## Work to be completed
Note the line where "eta = 1 - Tc/Th; W = eta*Qh; Qc = Qh - W." appears in the data below; write it out exactly, along with every line that comes after it to the end.

## Dataset content
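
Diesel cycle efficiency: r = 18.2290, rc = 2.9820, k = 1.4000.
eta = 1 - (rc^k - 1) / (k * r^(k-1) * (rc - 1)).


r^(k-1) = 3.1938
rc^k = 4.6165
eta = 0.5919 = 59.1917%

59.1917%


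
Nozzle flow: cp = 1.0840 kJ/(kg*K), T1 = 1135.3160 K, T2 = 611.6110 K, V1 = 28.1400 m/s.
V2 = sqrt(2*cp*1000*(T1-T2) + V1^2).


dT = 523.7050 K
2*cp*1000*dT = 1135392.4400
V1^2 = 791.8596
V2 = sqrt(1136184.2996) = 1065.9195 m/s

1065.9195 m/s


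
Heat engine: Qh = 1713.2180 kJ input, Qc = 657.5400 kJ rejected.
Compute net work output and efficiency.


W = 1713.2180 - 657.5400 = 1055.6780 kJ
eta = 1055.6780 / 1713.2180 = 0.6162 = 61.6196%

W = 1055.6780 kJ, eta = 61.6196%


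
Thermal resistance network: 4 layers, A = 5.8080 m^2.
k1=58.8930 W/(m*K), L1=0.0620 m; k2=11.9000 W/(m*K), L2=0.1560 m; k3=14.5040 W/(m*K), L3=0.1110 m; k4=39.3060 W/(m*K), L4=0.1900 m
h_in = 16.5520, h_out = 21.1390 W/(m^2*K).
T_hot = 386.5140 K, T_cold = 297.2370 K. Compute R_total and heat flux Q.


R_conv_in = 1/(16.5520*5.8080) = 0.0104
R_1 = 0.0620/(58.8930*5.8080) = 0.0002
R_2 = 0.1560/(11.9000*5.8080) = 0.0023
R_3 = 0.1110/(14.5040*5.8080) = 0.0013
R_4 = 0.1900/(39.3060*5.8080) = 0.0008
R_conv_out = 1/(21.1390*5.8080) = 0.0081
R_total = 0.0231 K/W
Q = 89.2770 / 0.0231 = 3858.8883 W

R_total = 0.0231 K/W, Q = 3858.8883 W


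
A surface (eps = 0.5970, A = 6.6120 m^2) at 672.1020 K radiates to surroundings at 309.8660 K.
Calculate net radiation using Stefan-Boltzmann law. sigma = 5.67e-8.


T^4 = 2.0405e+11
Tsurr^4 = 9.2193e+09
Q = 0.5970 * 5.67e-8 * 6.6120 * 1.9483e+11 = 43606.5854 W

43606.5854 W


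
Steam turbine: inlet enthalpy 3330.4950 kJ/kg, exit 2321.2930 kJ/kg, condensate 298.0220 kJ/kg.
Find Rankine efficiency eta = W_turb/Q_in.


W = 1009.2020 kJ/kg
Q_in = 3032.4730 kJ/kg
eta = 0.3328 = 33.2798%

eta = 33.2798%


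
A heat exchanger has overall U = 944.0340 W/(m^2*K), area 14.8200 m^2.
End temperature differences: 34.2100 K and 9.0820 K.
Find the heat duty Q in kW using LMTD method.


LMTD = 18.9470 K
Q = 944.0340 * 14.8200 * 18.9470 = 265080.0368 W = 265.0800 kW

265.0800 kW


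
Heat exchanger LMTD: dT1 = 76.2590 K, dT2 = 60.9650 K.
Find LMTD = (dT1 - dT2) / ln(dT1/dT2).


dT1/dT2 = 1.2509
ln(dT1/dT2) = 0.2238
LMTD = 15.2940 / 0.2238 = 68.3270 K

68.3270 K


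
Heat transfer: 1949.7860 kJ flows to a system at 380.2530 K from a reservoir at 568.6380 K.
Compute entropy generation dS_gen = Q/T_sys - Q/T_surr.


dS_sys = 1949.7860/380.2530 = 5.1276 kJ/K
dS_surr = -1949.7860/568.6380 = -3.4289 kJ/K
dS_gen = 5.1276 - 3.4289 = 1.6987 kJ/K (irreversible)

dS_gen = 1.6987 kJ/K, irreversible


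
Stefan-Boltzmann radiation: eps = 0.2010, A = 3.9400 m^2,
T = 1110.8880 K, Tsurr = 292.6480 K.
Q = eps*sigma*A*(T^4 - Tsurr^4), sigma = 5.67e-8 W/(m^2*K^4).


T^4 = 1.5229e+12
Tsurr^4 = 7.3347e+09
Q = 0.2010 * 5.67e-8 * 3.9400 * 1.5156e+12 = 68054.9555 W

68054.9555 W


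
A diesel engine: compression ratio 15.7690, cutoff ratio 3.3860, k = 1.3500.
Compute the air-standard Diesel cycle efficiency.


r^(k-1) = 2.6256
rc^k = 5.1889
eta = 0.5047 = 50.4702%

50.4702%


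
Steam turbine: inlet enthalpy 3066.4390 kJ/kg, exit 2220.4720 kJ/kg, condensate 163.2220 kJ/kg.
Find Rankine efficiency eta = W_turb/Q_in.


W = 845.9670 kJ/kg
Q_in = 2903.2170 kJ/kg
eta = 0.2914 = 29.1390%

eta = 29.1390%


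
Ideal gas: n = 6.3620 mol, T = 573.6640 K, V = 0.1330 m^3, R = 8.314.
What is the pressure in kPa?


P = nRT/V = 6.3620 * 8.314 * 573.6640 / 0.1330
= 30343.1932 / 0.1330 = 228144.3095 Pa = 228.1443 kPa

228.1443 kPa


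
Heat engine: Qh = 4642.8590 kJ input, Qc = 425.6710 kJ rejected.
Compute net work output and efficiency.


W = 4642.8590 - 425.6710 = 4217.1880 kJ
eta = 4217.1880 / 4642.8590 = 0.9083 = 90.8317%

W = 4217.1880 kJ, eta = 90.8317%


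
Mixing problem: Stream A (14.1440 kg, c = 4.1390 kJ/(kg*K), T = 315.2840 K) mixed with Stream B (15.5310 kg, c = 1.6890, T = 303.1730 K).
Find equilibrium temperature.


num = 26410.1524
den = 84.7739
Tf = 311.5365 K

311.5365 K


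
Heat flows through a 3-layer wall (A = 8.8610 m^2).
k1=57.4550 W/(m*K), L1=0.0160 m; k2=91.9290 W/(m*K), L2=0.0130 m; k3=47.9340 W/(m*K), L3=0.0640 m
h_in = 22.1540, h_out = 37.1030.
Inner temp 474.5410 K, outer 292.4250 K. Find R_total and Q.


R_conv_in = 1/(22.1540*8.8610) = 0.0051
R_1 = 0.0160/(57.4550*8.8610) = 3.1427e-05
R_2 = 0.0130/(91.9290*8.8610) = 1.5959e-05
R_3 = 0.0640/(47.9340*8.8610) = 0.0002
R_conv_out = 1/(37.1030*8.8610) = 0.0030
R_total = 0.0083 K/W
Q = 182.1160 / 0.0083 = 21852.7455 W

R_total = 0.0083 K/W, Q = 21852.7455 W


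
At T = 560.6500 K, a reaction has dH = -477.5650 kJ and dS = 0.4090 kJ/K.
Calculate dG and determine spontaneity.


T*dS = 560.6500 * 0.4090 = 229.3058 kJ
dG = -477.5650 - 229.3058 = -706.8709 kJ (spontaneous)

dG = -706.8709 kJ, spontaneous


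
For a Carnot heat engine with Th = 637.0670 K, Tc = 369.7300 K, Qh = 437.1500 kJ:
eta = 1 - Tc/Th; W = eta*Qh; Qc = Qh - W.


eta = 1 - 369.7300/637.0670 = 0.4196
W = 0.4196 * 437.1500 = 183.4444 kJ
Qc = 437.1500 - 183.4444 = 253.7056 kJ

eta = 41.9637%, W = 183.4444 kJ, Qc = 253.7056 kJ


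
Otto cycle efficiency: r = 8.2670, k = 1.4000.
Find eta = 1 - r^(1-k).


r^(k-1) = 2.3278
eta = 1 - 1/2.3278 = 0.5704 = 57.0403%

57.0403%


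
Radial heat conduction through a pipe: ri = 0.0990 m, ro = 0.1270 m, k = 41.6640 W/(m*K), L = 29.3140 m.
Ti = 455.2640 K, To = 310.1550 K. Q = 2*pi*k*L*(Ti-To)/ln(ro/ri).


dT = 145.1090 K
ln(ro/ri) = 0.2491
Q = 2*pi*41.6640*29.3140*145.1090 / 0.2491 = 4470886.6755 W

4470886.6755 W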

## Response to the exercise
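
eta = 1 - Tc/Th; W = eta*Qh; Qc = Qh - W.


eta = 1 - 369.7300/637.0670 = 0.4196
W = 0.4196 * 437.1500 = 183.4444 kJ
Qc = 437.1500 - 183.4444 = 253.7056 kJ

eta = 41.9637%, W = 183.4444 kJ, Qc = 253.7056 kJ


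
Otto cycle efficiency: r = 8.2670, k = 1.4000.
Find eta = 1 - r^(1-k).


r^(k-1) = 2.3278
eta = 1 - 1/2.3278 = 0.5704 = 57.0403%

57.0403%


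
Radial heat conduction through a pipe: ri = 0.0990 m, ro = 0.1270 m, k = 41.6640 W/(m*K), L = 29.3140 m.
Ti = 455.2640 K, To = 310.1550 K. Q = 2*pi*k*L*(Ti-To)/ln(ro/ri).


dT = 145.1090 K
ln(ro/ri) = 0.2491
Q = 2*pi*41.6640*29.3140*145.1090 / 0.2491 = 4470886.6755 W

4470886.6755 W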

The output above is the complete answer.